Exercise - Print the entries exactly as given.

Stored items
◆ ◆ ◆ ◆ ◆

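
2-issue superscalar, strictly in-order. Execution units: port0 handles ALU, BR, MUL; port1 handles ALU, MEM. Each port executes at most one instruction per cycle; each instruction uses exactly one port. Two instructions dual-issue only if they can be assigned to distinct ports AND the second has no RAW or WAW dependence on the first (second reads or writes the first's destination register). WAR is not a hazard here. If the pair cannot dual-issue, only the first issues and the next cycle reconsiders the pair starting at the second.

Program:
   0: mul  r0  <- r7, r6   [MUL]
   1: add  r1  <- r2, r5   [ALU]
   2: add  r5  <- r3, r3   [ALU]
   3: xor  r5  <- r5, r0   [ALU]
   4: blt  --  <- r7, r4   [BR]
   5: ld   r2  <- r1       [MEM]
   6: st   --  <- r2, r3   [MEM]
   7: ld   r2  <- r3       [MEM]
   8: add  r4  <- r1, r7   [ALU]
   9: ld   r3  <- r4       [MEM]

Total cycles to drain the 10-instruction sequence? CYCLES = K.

c0: i0,i1 mul;add  2-wide
c1: i2 add  RAW+WAW r5
c2: i3,i4 xor;blt  2-wide
c3: i5 ld  no-port MEM/MEM
c4: i6 st  no-port MEM/MEM
c5: i7,i8 ld;add  2-wide
c6: i9 ld  tail

CYCLES = 7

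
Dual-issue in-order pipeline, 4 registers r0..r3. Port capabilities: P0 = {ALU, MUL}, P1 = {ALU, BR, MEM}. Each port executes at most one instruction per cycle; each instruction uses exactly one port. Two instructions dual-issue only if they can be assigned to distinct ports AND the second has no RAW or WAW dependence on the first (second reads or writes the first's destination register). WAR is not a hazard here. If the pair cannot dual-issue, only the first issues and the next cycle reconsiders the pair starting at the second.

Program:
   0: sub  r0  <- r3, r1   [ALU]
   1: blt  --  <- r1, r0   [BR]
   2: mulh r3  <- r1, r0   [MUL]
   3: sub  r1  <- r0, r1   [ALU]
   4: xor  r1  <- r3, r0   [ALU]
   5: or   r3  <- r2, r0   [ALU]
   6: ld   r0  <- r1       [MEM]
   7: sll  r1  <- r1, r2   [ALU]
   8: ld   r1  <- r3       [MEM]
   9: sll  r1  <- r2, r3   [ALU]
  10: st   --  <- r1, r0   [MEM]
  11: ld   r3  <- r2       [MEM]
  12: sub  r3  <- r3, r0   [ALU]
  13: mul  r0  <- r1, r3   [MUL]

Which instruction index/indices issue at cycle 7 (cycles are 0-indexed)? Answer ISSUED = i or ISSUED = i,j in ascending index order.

ISSUED = 10

t=0 i0:sub ; RAW r0
t=1 i1/i2:blt mulh ; pair
t=2 i3:sub ; WAW r1
t=3 i4/i5:xor or ; pair
t=4 i6/i7:ld sll ; pair
t=5 i8:ld ; WAW r1
t=6 i9:sll ; RAW r1
t=7 i10:st ; no-port MEM/MEM
t=8 i11:ld ; RAW+WAW r3
t=9 i12:sub ; RAW r3
t=10 i13:mul ; tail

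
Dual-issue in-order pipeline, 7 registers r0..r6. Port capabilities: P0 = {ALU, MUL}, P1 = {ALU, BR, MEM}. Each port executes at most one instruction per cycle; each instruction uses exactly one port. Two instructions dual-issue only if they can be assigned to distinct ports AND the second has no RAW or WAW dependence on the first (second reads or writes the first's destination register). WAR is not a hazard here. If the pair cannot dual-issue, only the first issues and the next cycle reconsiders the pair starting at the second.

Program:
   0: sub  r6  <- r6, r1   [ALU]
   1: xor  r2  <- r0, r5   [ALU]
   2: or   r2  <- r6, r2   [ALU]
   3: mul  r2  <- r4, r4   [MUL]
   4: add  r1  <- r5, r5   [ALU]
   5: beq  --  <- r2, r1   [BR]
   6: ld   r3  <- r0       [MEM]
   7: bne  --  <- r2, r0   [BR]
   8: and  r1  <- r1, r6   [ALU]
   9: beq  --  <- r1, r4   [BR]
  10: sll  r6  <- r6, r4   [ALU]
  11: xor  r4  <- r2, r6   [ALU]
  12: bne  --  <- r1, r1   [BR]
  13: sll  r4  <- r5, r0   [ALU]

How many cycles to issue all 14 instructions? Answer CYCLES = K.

CYCLES = 9

  cy0 -> i0/i1 (sub xor) dual
  cy1 -> i2 (or) WAW r2
  cy2 -> i3/i4 (mul add) dual
  cy3 -> i5 (beq) no-port BR/MEM
  cy4 -> i6 (ld) no-port MEM/BR
  cy5 -> i7/i8 (bne and) dual
  cy6 -> i9/i10 (beq sll) dual
  cy7 -> i11/i12 (xor bne) dual
  cy8 -> i13 (sll) tail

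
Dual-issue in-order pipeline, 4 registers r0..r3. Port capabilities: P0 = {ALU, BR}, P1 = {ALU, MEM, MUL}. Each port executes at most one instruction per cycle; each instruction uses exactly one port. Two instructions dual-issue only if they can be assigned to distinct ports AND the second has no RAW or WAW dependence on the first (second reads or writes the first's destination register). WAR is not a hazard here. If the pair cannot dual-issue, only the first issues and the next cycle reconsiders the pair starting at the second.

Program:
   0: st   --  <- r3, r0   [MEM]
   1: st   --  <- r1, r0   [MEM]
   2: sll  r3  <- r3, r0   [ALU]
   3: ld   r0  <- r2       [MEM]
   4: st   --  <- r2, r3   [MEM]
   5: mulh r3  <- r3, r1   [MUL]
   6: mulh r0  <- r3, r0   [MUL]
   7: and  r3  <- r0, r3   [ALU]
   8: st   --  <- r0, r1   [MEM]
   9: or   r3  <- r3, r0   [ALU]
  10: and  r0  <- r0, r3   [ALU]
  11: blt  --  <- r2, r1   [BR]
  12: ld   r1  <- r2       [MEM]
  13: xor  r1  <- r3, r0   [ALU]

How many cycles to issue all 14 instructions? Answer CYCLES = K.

  cy0 -> i0 (st.MEM) no-port MEM/MEM
  cy1 -> i1&i2 (st.MEM sll.ALU) dual
  cy2 -> i3 (ld.MEM) no-port MEM/MEM
  cy3 -> i4 (st.MEM) no-port MEM/MUL
  cy4 -> i5 (mulh.MUL) no-port MUL/MUL
  cy5 -> i6 (mulh.MUL) RAW r0
  cy6 -> i7&i8 (and.ALU st.MEM) dual
  cy7 -> i9 (or.ALU) RAW r3
  cy8 -> i10&i11 (and.ALU blt.BR) dual
  cy9 -> i12 (ld.MEM) WAW r1
  cy10 -> i13 (xor.ALU) tail

CYCLES = 11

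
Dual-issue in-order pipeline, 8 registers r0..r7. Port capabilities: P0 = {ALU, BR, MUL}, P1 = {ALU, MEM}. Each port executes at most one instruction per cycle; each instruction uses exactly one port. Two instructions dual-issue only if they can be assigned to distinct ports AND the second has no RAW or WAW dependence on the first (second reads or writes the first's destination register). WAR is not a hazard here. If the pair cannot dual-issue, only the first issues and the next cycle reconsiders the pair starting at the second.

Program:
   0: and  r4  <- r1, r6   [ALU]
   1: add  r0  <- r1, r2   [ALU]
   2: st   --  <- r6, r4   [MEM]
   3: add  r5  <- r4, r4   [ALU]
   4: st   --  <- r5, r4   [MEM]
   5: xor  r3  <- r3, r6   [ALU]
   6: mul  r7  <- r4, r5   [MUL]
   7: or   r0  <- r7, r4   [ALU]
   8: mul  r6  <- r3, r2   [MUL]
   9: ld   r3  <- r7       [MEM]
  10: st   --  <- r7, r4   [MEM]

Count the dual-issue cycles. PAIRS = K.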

◆ ◆ ◆ ◆ ◆

Solution for this exercise -
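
2-issue superscalar, strictly in-order. Execution units: port0 handles ALU, BR, MUL; port1 handles ALU, MEM. Each port executes at most one instruction per cycle; each instruction uses exactly one port. Two instructions dual-issue only if they can be assigned to distinct ports AND the second has no RAW or WAW dependence on the first (second reads or writes the first's destination register). WAR is not a hazard here. If the pair cannot dual-issue, only the first issues and the next cycle reconsiders the pair starting at the second.

Program:
   0: mul  r0  <- r7, r6   [MUL]
   1: add  r1  <- r2, r5   [ALU]
   2: add  r5  <- r3, r3   [ALU]
   3: xor  r5  <- r5, r0   [ALU]
   4: blt  --  <- r7, r4   [BR]
   5: ld   r2  <- r1       [MEM]
   6: st   --  <- r2, r3   [MEM]
   7: ld   r2  <- r3       [MEM]
   8: add  r4  <- r1, r7   [ALU]
   9: ld   r3  <- r4       [MEM]

Total cycles to drain the 10-instruction sequence? CYCLES = K.

c0: i0,i1 mul;add  2-wide
c1: i2 add  RAW+WAW r5
c2: i3,i4 xor;blt  2-wide
c3: i5 ld  no-port MEM/MEM
c4: i6 st  no-port MEM/MEM
c5: i7,i8 ld;add  2-wide
c6: i9 ld  tail

CYCLES = 7

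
Dual-issue in-order pipeline, 4 registers r0..r3. Port capabilities: P0 = {ALU, MUL}, P1 = {ALU, BR, MEM}. Each port executes at most one instruction per cycle; each instruction uses exactly one port. Two instructions dual-issue only if they can be assigned to distinct ports AND the second has no RAW or WAW dependence on the first (second reads or writes the first's destination register). WAR is not a hazard here. If the pair cannot dual-issue, only the first issues and the next cycle reconsiders the pair starting at the second.

Program:
   0: sub  r0  <- r3, r1   [ALU]
   1: blt  --  <- r1, r0   [BR]
   2: mulh r3  <- r1, r0   [MUL]
   3: sub  r1  <- r0, r1   [ALU]
   4: xor  r1  <- r3, r0   [ALU]
   5: or   r3  <- r2, r0   [ALU]
   6: ld   r0  <- r1       [MEM]
   7: sll  r1  <- r1, r2   [ALU]
   8: ld   r1  <- r3       [MEM]
   9: sll  r1  <- r2, r3   [ALU]
  10: st   --  <- r1, r0   [MEM]
  11: ld   r3  <- r2       [MEM]
  12: sub  r3  <- r3, r0   [ALU]
  13: mul  r0  <- r1, r3   [MUL]

Which instruction index/indices issue at cycle 7 (cycles are 0-indexed)? Answer ISSUED = i or ISSUED = i,j in ascending index order.

ISSUED = 10

t=0 i0:sub ; RAW r0
t=1 i1/i2:blt mulh ; pair
t=2 i3:sub ; WAW r1
t=3 i4/i5:xor or ; pair
t=4 i6/i7:ld sll ; pair
t=5 i8:ld ; WAW r1
t=6 i9:sll ; RAW r1
t=7 i10:st ; no-port MEM/MEM
t=8 i11:ld ; RAW+WAW r3
t=9 i12:sub ; RAW r3
t=10 i13:mul ; tail

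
Dual-issue in-order pipeline, 7 registers r0..r6. Port capabilities: P0 = {ALU, MUL}, P1 = {ALU, BR, MEM}. Each port executes at most one instruction per cycle; each instruction uses exactly one port. Two instructions dual-issue only if they can be assigned to distinct ports AND the second has no RAW or WAW dependence on the first (second reads or writes the first's destination register). WAR is not a hazard here. If the pair cannot dual-issue, only the first issues and the next cycle reconsiders the pair starting at the second.

Program:
   0: sub  r6  <- r6, r1   [ALU]
   1: xor  r2  <- r0, r5   [ALU]
   2: or   r2  <- r6, r2   [ALU]
   3: mul  r2  <- r4, r4   [MUL]
   4: add  r1  <- r5, r5   [ALU]
   5: beq  --  <- r2, r1   [BR]
   6: ld   r3  <- r0       [MEM]
   7: bne  --  <- r2, r0   [BR]
   8: and  r1  <- r1, r6   [ALU]
   9: beq  --  <- r1, r4   [BR]
  10: sll  r6  <- r6, r4   [ALU]
  11: xor  r4  <- r2, r6   [ALU]
  12: bne  --  <- r1, r1   [BR]
  13: sll  r4  <- r5, r0   [ALU]

How many cycles to issue all 14 instructions? Answer CYCLES = K.

CYCLES = 9

  cy0 -> i0/i1 (sub xor) dual
  cy1 -> i2 (or) WAW r2
  cy2 -> i3/i4 (mul add) dual
  cy3 -> i5 (beq) no-port BR/MEM
  cy4 -> i6 (ld) no-port MEM/BR
  cy5 -> i7/i8 (bne and) dual
  cy6 -> i9/i10 (beq sll) dual
  cy7 -> i11/i12 (xor bne) dual
  cy8 -> i13 (sll) tail

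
Dual-issue in-order pipeline, 4 registers r0..r3. Port capabilities: P0 = {ALU, BR}, P1 = {ALU, MEM, MUL}. Each port executes at most one instruction per cycle; each instruction uses exactly one port. Two instructions dual-issue only if they can be assigned to distinct ports AND the second has no RAW or WAW dependence on the first (second reads or writes the first's destination register). WAR is not a hazard here. If the pair cannot dual-issue, only the first issues and the next cycle reconsiders the pair starting at the second.

Program:
   0: st   --  <- r3, r0   [MEM]
   1: st   --  <- r1, r0   [MEM]
   2: sll  r3  <- r3, r0   [ALU]
   3: ld   r0  <- r2       [MEM]
   4: st   --  <- r2, r3   [MEM]
   5: mulh r3  <- r3, r1   [MUL]
   6: mulh r0  <- r3, r0   [MUL]
   7: and  r3  <- r0, r3   [ALU]
   8: st   --  <- r0, r1   [MEM]
   9: or   r3  <- r3, r0   [ALU]
  10: and  r0  <- r0, r3   [ALU]
  11: blt  --  <- r2, r1   [BR]
  12: ld   r1  <- r2       [MEM]
  13: xor  r1  <- r3, r0   [ALU]

How many cycles to issue all 14 instructions? Answer CYCLES = K.

  cy0 -> i0 (st.MEM) no-port MEM/MEM
  cy1 -> i1&i2 (st.MEM sll.ALU) dual
  cy2 -> i3 (ld.MEM) no-port MEM/MEM
  cy3 -> i4 (st.MEM) no-port MEM/MUL
  cy4 -> i5 (mulh.MUL) no-port MUL/MUL
  cy5 -> i6 (mulh.MUL) RAW r0
  cy6 -> i7&i8 (and.ALU st.MEM) dual
  cy7 -> i9 (or.ALU) RAW r3
  cy8 -> i10&i11 (and.ALU blt.BR) dual
  cy9 -> i12 (ld.MEM) WAW r1
  cy10 -> i13 (xor.ALU) tail

CYCLES = 11

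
Dual-issue in-order pipeline, 8 registers r0..r7. Port capabilities: P0 = {ALU, BR, MUL}, P1 = {ALU, MEM}. Each port executes at most one instruction per cycle; each instruction uses exactly one port. Two instructions dual-issue only if they can be assigned to distinct ports AND the second has no RAW or WAW dependence on the first (second reads or writes the first's destination register). WAR is not a hazard here. If the pair cannot dual-issue, only the first issues and the next cycle reconsiders the pair starting at the second.

Program:
   0: and  r4  <- r1, r6   [ALU]
   1: add  r0  <- r1, r2   [ALU]
   2: st   --  <- r6, r4   [MEM]
   3: add  r5  <- r4, r4   [ALU]
   4: st   --  <- r5, r4   [MEM]
   5: xor  r3  <- r3, r6   [ALU]
   6: mul  r7  <- r4, r5   [MUL]
   7: or   r0  <- r7, r4   [ALU]
   8: mul  r6  <- r3, r2   [MUL]
   9: ld   r3  <- r7       [MEM]
  10: st   --  <- r7, r4   [MEM]

Count the dual-issue cycles. PAIRS = K.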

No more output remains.